START DATASET EXCERPTS

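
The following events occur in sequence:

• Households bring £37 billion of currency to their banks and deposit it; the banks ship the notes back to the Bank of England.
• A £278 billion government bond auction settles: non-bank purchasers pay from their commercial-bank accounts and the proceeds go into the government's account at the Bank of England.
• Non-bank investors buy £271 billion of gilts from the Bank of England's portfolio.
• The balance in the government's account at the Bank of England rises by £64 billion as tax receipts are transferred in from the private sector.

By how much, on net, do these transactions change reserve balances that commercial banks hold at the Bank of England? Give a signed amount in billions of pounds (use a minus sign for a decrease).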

END DATASET EXCERPTS

## WHAT IS REQUIRED
The answer must consist of every line from the data that contains the word "government".

## EXPECTED ANSWER
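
• A £278 billion government bond auction settles: non-bank purchasers pay from their commercial-bank accounts and the proceeds go into the government's account at the Bank of England.
• The balance in the government's account at the Bank of England rises by £64 billion as tax receipts are transferred in from the private sector.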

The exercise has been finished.